**Exercise requirements**
Pick every line out of the entries below that holds the string "needs", and report them.

**Dataset entries**
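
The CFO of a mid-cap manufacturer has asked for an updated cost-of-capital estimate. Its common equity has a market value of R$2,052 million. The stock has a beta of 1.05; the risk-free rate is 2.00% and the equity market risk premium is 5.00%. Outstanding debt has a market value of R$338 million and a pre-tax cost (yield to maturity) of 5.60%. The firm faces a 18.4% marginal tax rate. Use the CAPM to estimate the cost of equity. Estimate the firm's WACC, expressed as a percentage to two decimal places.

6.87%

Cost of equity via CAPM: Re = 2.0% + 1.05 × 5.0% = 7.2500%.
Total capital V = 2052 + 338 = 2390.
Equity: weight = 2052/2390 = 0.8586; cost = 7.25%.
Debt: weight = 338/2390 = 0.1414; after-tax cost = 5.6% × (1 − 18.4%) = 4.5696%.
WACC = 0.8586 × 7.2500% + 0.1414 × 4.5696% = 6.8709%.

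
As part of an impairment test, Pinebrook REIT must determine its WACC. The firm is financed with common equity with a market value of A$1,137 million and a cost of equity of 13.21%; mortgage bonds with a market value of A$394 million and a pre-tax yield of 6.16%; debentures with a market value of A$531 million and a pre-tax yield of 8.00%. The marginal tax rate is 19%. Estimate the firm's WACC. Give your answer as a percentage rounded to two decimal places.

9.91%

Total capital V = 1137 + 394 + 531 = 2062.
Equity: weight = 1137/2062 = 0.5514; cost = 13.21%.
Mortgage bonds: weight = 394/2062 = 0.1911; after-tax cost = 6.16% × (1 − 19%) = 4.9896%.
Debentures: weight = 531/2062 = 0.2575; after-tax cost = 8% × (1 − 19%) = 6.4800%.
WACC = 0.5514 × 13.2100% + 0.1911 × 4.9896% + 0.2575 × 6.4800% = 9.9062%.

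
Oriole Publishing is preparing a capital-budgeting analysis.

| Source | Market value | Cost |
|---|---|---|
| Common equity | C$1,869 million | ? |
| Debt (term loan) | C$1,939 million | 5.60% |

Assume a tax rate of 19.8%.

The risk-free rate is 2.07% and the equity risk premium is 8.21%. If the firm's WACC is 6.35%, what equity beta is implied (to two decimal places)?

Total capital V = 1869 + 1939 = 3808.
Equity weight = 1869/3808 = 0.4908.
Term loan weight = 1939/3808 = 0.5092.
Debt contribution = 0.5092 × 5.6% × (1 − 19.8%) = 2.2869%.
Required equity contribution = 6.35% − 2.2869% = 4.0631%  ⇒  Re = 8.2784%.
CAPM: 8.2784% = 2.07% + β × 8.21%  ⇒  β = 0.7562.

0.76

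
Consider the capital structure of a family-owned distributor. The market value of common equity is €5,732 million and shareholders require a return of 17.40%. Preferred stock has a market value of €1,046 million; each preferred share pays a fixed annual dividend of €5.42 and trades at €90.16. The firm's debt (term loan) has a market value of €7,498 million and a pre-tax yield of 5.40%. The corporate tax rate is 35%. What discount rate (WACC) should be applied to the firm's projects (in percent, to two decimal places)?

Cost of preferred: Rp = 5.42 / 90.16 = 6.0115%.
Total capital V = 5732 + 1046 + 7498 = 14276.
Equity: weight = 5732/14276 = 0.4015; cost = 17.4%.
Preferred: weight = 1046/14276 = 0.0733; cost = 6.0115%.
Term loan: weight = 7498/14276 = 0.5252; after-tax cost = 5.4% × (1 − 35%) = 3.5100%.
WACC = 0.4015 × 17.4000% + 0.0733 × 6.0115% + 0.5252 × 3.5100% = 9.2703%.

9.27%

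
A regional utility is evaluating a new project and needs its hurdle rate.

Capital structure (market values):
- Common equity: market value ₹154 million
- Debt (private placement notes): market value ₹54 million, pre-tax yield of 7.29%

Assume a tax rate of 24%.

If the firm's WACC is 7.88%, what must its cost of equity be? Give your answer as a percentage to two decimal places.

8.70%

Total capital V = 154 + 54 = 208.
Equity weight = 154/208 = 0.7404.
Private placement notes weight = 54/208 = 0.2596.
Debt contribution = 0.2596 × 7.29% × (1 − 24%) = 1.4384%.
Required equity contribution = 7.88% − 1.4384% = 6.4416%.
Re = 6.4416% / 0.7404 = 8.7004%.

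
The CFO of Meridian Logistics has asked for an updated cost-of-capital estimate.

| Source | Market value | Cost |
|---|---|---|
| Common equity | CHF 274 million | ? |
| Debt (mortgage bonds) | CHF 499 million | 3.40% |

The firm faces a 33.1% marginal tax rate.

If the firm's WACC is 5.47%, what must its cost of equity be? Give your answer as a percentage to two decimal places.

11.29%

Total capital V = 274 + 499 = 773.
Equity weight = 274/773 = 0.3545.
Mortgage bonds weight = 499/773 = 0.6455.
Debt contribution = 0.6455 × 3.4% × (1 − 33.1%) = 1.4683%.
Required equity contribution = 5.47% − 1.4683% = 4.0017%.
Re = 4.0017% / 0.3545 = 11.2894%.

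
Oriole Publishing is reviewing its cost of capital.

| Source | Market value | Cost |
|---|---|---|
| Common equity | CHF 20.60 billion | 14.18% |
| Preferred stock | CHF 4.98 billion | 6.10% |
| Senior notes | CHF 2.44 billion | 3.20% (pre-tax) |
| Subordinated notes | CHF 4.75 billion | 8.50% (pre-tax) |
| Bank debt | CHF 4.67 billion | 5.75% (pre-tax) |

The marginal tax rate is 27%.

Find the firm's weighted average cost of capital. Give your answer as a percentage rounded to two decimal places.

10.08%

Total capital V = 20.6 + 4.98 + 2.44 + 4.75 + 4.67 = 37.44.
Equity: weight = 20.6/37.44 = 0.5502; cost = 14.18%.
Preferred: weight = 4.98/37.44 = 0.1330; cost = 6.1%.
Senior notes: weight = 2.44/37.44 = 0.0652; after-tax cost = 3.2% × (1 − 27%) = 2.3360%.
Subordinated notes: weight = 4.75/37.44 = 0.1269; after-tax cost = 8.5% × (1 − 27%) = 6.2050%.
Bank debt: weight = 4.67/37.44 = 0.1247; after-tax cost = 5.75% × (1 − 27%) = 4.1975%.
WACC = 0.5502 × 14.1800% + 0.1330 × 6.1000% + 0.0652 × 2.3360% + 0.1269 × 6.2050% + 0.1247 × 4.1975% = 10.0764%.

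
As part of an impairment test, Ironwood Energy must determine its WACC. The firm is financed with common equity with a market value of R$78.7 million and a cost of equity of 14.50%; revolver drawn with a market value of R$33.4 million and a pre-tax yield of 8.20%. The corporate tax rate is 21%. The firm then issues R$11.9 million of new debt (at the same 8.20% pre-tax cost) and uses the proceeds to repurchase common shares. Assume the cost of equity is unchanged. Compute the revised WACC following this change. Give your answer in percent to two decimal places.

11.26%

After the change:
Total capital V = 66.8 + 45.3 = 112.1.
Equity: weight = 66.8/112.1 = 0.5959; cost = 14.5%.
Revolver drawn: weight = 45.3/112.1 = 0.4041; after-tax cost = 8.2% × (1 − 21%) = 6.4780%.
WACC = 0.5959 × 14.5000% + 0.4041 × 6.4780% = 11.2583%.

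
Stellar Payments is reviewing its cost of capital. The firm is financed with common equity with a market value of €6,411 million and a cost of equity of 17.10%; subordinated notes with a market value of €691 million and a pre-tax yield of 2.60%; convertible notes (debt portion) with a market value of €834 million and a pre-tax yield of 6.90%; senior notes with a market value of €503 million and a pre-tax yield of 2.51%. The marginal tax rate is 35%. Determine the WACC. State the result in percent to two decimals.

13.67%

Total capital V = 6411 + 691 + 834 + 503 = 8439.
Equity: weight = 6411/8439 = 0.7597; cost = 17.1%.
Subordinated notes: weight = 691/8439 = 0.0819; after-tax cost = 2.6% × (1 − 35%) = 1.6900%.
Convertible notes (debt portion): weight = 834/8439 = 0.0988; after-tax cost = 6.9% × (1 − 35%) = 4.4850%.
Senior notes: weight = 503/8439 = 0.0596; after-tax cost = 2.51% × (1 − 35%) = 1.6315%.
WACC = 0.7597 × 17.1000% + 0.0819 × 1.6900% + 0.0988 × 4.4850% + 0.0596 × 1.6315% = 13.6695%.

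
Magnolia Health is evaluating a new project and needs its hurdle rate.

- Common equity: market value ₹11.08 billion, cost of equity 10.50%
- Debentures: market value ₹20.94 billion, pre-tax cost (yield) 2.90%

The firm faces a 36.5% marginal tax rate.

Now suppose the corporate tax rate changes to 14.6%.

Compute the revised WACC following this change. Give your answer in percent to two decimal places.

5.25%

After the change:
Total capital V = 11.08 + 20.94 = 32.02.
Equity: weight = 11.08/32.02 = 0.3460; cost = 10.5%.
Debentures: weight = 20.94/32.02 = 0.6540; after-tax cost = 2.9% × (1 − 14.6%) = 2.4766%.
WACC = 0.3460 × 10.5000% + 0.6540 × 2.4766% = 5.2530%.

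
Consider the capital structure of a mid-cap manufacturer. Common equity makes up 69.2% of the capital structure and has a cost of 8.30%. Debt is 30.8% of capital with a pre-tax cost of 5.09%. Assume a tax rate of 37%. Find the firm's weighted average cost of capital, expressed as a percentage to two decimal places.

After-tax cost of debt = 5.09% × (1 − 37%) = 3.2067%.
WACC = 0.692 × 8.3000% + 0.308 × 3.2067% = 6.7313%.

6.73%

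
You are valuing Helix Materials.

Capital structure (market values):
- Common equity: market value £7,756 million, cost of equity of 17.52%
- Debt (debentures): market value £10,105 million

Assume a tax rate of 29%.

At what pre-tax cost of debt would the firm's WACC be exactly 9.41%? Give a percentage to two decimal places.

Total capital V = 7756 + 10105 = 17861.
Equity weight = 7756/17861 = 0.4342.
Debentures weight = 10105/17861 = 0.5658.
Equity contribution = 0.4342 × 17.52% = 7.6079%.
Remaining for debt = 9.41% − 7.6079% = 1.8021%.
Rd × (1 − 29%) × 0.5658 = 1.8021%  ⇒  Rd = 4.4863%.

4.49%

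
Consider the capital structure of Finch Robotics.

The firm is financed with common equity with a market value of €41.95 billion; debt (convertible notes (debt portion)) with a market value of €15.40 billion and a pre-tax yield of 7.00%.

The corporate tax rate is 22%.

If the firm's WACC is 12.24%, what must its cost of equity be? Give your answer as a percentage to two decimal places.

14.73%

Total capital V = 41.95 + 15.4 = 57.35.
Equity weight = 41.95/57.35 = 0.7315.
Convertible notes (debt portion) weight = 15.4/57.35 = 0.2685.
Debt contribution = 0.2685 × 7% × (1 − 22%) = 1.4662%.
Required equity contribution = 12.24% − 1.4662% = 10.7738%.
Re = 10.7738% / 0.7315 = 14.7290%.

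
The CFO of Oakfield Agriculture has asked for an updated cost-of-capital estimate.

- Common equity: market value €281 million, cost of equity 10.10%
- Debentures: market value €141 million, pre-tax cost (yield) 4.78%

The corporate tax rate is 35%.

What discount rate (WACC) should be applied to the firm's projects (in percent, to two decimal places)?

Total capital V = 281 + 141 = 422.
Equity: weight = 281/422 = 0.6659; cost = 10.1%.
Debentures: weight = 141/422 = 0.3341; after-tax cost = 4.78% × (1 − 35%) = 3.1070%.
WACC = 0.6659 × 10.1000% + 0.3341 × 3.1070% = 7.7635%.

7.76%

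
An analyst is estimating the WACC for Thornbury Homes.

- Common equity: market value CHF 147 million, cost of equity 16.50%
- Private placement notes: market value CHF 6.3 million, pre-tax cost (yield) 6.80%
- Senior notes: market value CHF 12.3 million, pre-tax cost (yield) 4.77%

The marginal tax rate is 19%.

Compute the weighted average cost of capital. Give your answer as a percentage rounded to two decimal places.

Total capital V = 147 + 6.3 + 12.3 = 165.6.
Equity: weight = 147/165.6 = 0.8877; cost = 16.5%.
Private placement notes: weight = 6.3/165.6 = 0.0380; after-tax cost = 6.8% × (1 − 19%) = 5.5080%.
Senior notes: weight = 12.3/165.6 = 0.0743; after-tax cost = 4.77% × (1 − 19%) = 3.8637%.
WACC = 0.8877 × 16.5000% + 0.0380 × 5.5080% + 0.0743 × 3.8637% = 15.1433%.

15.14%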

**Finished exercise**
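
A regional utility is evaluating a new project and needs its hurdle rate.
Magnolia Health is evaluating a new project and needs its hurdle rate.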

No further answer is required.